## [Problem description]
Word for word, restate the records that follow.

## [Provided records]
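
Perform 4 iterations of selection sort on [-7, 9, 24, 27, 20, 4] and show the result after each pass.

Pass 1: Select minimum -7 at index 0, swap -> [-7, 9, 24, 27, 20, 4]
Pass 2: Select minimum 4 at index 5, swap -> [-7, 4, 24, 27, 20, 9]
Pass 3: Select minimum 9 at index 5, swap -> [-7, 4, 9, 27, 20, 24]
Pass 4: Select minimum 20 at index 4, swap -> [-7, 4, 9, 20, 27, 24]


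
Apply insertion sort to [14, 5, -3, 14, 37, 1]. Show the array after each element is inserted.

First element 14 is already 'sorted'
Insert 5: shifted 1 elements -> [5, 14, -3, 14, 37, 1]
Insert -3: shifted 2 elements -> [-3, 5, 14, 14, 37, 1]
Insert 14: shifted 0 elements -> [-3, 5, 14, 14, 37, 1]
Insert 37: shifted 0 elements -> [-3, 5, 14, 14, 37, 1]
Insert 1: shifted 4 elements -> [-3, 1, 5, 14, 14, 37]


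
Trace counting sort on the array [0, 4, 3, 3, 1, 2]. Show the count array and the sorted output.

Count array: [1, 1, 1, 2, 1]
(count[i] = number of elements equal to i)
Cumulative count: [1, 2, 3, 5, 6]
Sorted: [0, 1, 2, 3, 3, 4]


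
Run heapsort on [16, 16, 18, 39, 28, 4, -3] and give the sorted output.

Build heap: [39, 28, 18, 16, 16, 4, -3]
Extract 39: [28, 16, 18, -3, 16, 4, 39]
Extract 28: [18, 16, 4, -3, 16, 28, 39]
Extract 18: [16, 16, 4, -3, 18, 28, 39]
Extract 16: [16, -3, 4, 16, 18, 28, 39]
Extract 16: [4, -3, 16, 16, 18, 28, 39]
Extract 4: [-3, 4, 16, 16, 18, 28, 39]


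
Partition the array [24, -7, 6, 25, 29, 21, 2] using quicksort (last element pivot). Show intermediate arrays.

Partition 1: pivot=2 at index 1 -> [-7, 2, 6, 25, 29, 21, 24]
Partition 2: pivot=24 at index 4 -> [-7, 2, 6, 21, 24, 25, 29]
Partition 3: pivot=21 at index 3 -> [-7, 2, 6, 21, 24, 25, 29]
Partition 4: pivot=29 at index 6 -> [-7, 2, 6, 21, 24, 25, 29]


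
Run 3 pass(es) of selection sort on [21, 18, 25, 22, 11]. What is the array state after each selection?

Pass 1: Select minimum 11 at index 4, swap -> [11, 18, 25, 22, 21]
Pass 2: Select minimum 18 at index 1, swap -> [11, 18, 25, 22, 21]
Pass 3: Select minimum 21 at index 4, swap -> [11, 18, 21, 22, 25]


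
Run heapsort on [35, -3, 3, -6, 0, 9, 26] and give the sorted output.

Build heap: [35, 0, 26, -6, -3, 9, 3]
Extract 35: [26, 0, 9, -6, -3, 3, 35]
Extract 26: [9, 0, 3, -6, -3, 26, 35]
Extract 9: [3, 0, -3, -6, 9, 26, 35]
Extract 3: [0, -6, -3, 3, 9, 26, 35]
Extract 0: [-3, -6, 0, 3, 9, 26, 35]
Extract -3: [-6, -3, 0, 3, 9, 26, 35]


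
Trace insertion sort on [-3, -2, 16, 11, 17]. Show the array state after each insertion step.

First element -3 is already 'sorted'
Insert -2: shifted 0 elements -> [-3, -2, 16, 11, 17]
Insert 16: shifted 0 elements -> [-3, -2, 16, 11, 17]
Insert 11: shifted 1 elements -> [-3, -2, 11, 16, 17]
Insert 17: shifted 0 elements -> [-3, -2, 11, 16, 17]


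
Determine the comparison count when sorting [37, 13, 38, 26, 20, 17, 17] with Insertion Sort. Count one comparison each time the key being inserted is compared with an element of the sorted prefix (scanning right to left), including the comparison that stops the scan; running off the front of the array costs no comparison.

Insert 13: 37 > 13 (shift), reached front = 1 comparison(s) -> [13, 37, 38, 26, 20, 17, 17]
Insert 38: 37 <= 38 (stop) = 1 comparison(s) -> [13, 37, 38, 26, 20, 17, 17]
Insert 26: 38 > 26 (shift), 37 > 26 (shift), 13 <= 26 (stop) = 3 comparison(s) -> [13, 26, 37, 38, 20, 17, 17]
Insert 20: 38 > 20 (shift), 37 > 20 (shift), 26 > 20 (shift), 13 <= 20 (stop) = 4 comparison(s) -> [13, 20, 26, 37, 38, 17, 17]
Insert 17: 38 > 17 (shift), 37 > 17 (shift), 26 > 17 (shift), 20 > 17 (shift), 13 <= 17 (stop) = 5 comparison(s) -> [13, 17, 20, 26, 37, 38, 17]
Insert 17: 38 > 17 (shift), 37 > 17 (shift), 26 > 17 (shift), 20 > 17 (shift), 17 <= 17 (stop) = 5 comparison(s) -> [13, 17, 17, 20, 26, 37, 38]
Total comparisons: 1 + 1 + 3 + 4 + 5 + 5 = 19


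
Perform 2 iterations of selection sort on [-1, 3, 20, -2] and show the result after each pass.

Pass 1: Select minimum -2 at index 3, swap -> [-2, 3, 20, -1]
Pass 2: Select minimum -1 at index 3, swap -> [-2, -1, 20, 3]


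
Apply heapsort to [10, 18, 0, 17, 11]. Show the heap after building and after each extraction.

Build heap: [18, 17, 0, 10, 11]
Extract 18: [17, 11, 0, 10, 18]
Extract 17: [11, 10, 0, 17, 18]
Extract 11: [10, 0, 11, 17, 18]
Extract 10: [0, 10, 11, 17, 18]


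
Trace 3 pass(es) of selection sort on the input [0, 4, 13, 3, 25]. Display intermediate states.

Pass 1: Select minimum 0 at index 0, swap -> [0, 4, 13, 3, 25]
Pass 2: Select minimum 3 at index 3, swap -> [0, 3, 13, 4, 25]
Pass 3: Select minimum 4 at index 3, swap -> [0, 3, 4, 13, 25]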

## [Answer box]
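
Perform 4 iterations of selection sort on [-7, 9, 24, 27, 20, 4] and show the result after each pass.

Pass 1: Select minimum -7 at index 0, swap -> [-7, 9, 24, 27, 20, 4]
Pass 2: Select minimum 4 at index 5, swap -> [-7, 4, 24, 27, 20, 9]
Pass 3: Select minimum 9 at index 5, swap -> [-7, 4, 9, 27, 20, 24]
Pass 4: Select minimum 20 at index 4, swap -> [-7, 4, 9, 20, 27, 24]


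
Apply insertion sort to [14, 5, -3, 14, 37, 1]. Show the array after each element is inserted.

First element 14 is already 'sorted'
Insert 5: shifted 1 elements -> [5, 14, -3, 14, 37, 1]
Insert -3: shifted 2 elements -> [-3, 5, 14, 14, 37, 1]
Insert 14: shifted 0 elements -> [-3, 5, 14, 14, 37, 1]
Insert 37: shifted 0 elements -> [-3, 5, 14, 14, 37, 1]
Insert 1: shifted 4 elements -> [-3, 1, 5, 14, 14, 37]


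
Trace counting sort on the array [0, 4, 3, 3, 1, 2]. Show the count array and the sorted output.

Count array: [1, 1, 1, 2, 1]
(count[i] = number of elements equal to i)
Cumulative count: [1, 2, 3, 5, 6]
Sorted: [0, 1, 2, 3, 3, 4]


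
Run heapsort on [16, 16, 18, 39, 28, 4, -3] and give the sorted output.

Build heap: [39, 28, 18, 16, 16, 4, -3]
Extract 39: [28, 16, 18, -3, 16, 4, 39]
Extract 28: [18, 16, 4, -3, 16, 28, 39]
Extract 18: [16, 16, 4, -3, 18, 28, 39]
Extract 16: [16, -3, 4, 16, 18, 28, 39]
Extract 16: [4, -3, 16, 16, 18, 28, 39]
Extract 4: [-3, 4, 16, 16, 18, 28, 39]


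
Partition the array [24, -7, 6, 25, 29, 21, 2] using quicksort (last element pivot). Show intermediate arrays.

Partition 1: pivot=2 at index 1 -> [-7, 2, 6, 25, 29, 21, 24]
Partition 2: pivot=24 at index 4 -> [-7, 2, 6, 21, 24, 25, 29]
Partition 3: pivot=21 at index 3 -> [-7, 2, 6, 21, 24, 25, 29]
Partition 4: pivot=29 at index 6 -> [-7, 2, 6, 21, 24, 25, 29]


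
Run 3 pass(es) of selection sort on [21, 18, 25, 22, 11]. What is the array state after each selection?

Pass 1: Select minimum 11 at index 4, swap -> [11, 18, 25, 22, 21]
Pass 2: Select minimum 18 at index 1, swap -> [11, 18, 25, 22, 21]
Pass 3: Select minimum 21 at index 4, swap -> [11, 18, 21, 22, 25]


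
Run heapsort on [35, -3, 3, -6, 0, 9, 26] and give the sorted output.

Build heap: [35, 0, 26, -6, -3, 9, 3]
Extract 35: [26, 0, 9, -6, -3, 3, 35]
Extract 26: [9, 0, 3, -6, -3, 26, 35]
Extract 9: [3, 0, -3, -6, 9, 26, 35]
Extract 3: [0, -6, -3, 3, 9, 26, 35]
Extract 0: [-3, -6, 0, 3, 9, 26, 35]
Extract -3: [-6, -3, 0, 3, 9, 26, 35]


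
Trace insertion sort on [-3, -2, 16, 11, 17]. Show the array state after each insertion step.

First element -3 is already 'sorted'
Insert -2: shifted 0 elements -> [-3, -2, 16, 11, 17]
Insert 16: shifted 0 elements -> [-3, -2, 16, 11, 17]
Insert 11: shifted 1 elements -> [-3, -2, 11, 16, 17]
Insert 17: shifted 0 elements -> [-3, -2, 11, 16, 17]


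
Determine the comparison count when sorting [37, 13, 38, 26, 20, 17, 17] with Insertion Sort. Count one comparison each time the key being inserted is compared with an element of the sorted prefix (scanning right to left), including the comparison that stops the scan; running off the front of the array costs no comparison.

Insert 13: 37 > 13 (shift), reached front = 1 comparison(s) -> [13, 37, 38, 26, 20, 17, 17]
Insert 38: 37 <= 38 (stop) = 1 comparison(s) -> [13, 37, 38, 26, 20, 17, 17]
Insert 26: 38 > 26 (shift), 37 > 26 (shift), 13 <= 26 (stop) = 3 comparison(s) -> [13, 26, 37, 38, 20, 17, 17]
Insert 20: 38 > 20 (shift), 37 > 20 (shift), 26 > 20 (shift), 13 <= 20 (stop) = 4 comparison(s) -> [13, 20, 26, 37, 38, 17, 17]
Insert 17: 38 > 17 (shift), 37 > 17 (shift), 26 > 17 (shift), 20 > 17 (shift), 13 <= 17 (stop) = 5 comparison(s) -> [13, 17, 20, 26, 37, 38, 17]
Insert 17: 38 > 17 (shift), 37 > 17 (shift), 26 > 17 (shift), 20 > 17 (shift), 17 <= 17 (stop) = 5 comparison(s) -> [13, 17, 17, 20, 26, 37, 38]
Total comparisons: 1 + 1 + 3 + 4 + 5 + 5 = 19


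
Perform 2 iterations of selection sort on [-1, 3, 20, -2] and show the result after each pass.

Pass 1: Select minimum -2 at index 3, swap -> [-2, 3, 20, -1]
Pass 2: Select minimum -1 at index 3, swap -> [-2, -1, 20, 3]


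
Apply heapsort to [10, 18, 0, 17, 11]. Show the heap after building and after each extraction.

Build heap: [18, 17, 0, 10, 11]
Extract 18: [17, 11, 0, 10, 18]
Extract 17: [11, 10, 0, 17, 18]
Extract 11: [10, 0, 11, 17, 18]
Extract 10: [0, 10, 11, 17, 18]


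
Trace 3 pass(es) of selection sort on the input [0, 4, 13, 3, 25]. Display intermediate states.

Pass 1: Select minimum 0 at index 0, swap -> [0, 4, 13, 3, 25]
Pass 2: Select minimum 3 at index 3, swap -> [0, 3, 13, 4, 25]
Pass 3: Select minimum 4 at index 3, swap -> [0, 3, 4, 13, 25]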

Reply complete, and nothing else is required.